ACTIVITY: Output every entry below exactly as it is written.

INFORMATION:
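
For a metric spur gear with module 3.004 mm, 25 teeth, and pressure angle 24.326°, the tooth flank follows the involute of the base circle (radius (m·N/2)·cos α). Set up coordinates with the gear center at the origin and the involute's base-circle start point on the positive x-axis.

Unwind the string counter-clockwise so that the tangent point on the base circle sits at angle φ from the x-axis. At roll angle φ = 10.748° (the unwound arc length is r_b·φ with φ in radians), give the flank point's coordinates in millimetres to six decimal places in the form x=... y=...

x=34.812912 y=0.075023

pitch radius r_p = m·N/2 = 3.004·25/2 = 37.550000
base radius r_b = r_p·cos α = 37.550000·cos 24.326° = 34.216177
roll angle φ = 10.748° = 0.18758799 rad
x = r_b·(cos φ + φ·sin φ) = 34.216177·(0.98245691 + 0.18758799·0.18648974) = 34.812912
y = r_b·(sin φ − φ·cos φ) = 34.216177·(0.18648974 − 0.18758799·0.98245691) = 0.075023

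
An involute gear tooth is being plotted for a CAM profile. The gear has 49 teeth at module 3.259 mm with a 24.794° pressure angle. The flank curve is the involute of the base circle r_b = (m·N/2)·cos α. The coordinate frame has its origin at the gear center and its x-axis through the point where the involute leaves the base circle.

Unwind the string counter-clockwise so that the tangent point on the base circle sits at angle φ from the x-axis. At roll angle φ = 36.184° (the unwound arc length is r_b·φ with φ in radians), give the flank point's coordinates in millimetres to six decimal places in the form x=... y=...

x=85.530519 y=5.846428

pitch radius r_p = m·N/2 = 3.259·49/2 = 79.845500
base radius r_b = r_p·cos α = 79.845500·cos 24.794° = 72.485453
roll angle φ = 36.184° = 0.63152994 rad
x = r_b·(cos φ + φ·sin φ) = 72.485453·(0.80712521 + 0.63152994·0.59038030) = 85.530519
y = r_b·(sin φ − φ·cos φ) = 72.485453·(0.59038030 − 0.63152994·0.80712521) = 5.846428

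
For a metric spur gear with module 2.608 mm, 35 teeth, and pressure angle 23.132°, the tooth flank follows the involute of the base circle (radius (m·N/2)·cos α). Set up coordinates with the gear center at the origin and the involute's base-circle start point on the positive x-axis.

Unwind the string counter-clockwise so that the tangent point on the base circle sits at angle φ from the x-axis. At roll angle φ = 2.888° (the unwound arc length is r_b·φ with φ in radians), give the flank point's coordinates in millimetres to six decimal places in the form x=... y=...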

REPLY:
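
For a metric spur gear with module 3.004 mm, 25 teeth, and pressure angle 24.326°, the tooth flank follows the involute of the base circle (radius (m·N/2)·cos α). Set up coordinates with the gear center at the origin and the involute's base-circle start point on the positive x-axis.

Unwind the string counter-clockwise so that the tangent point on the base circle sits at angle φ from the x-axis. At roll angle φ = 10.748° (the unwound arc length is r_b·φ with φ in radians), give the flank point's coordinates in millimetres to six decimal places in the form x=... y=...

x=34.812912 y=0.075023

pitch radius r_p = m·N/2 = 3.004·25/2 = 37.550000
base radius r_b = r_p·cos α = 37.550000·cos 24.326° = 34.216177
roll angle φ = 10.748° = 0.18758799 rad
x = r_b·(cos φ + φ·sin φ) = 34.216177·(0.98245691 + 0.18758799·0.18648974) = 34.812912
y = r_b·(sin φ − φ·cos φ) = 34.216177·(0.18648974 − 0.18758799·0.98245691) = 0.075023

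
An involute gear tooth is being plotted for a CAM profile. The gear has 49 teeth at module 3.259 mm with a 24.794° pressure angle. The flank curve is the involute of the base circle r_b = (m·N/2)·cos α. The coordinate frame has its origin at the gear center and its x-axis through the point where the involute leaves the base circle.

Unwind the string counter-clockwise so that the tangent point on the base circle sits at angle φ from the x-axis. At roll angle φ = 36.184° (the unwound arc length is r_b·φ with φ in radians), give the flank point's coordinates in millimetres to six decimal places in the form x=... y=...

x=85.530519 y=5.846428

pitch radius r_p = m·N/2 = 3.259·49/2 = 79.845500
base radius r_b = r_p·cos α = 79.845500·cos 24.794° = 72.485453
roll angle φ = 36.184° = 0.63152994 rad
x = r_b·(cos φ + φ·sin φ) = 72.485453·(0.80712521 + 0.63152994·0.59038030) = 85.530519
y = r_b·(sin φ − φ·cos φ) = 72.485453·(0.59038030 − 0.63152994·0.80712521) = 5.846428

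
For a metric spur gear with module 2.608 mm, 35 teeth, and pressure angle 23.132°, the tooth flank follows the involute of the base circle (radius (m·N/2)·cos α). Set up coordinates with the gear center at the origin and the involute's base-circle start point on the positive x-axis.

Unwind the string counter-clockwise so that the tangent point on the base circle sits at angle φ from the x-axis. At roll angle φ = 2.888° (the unwound arc length is r_b·φ with φ in radians), give the flank point's coordinates in millimetres to six decimal places in the form x=... y=...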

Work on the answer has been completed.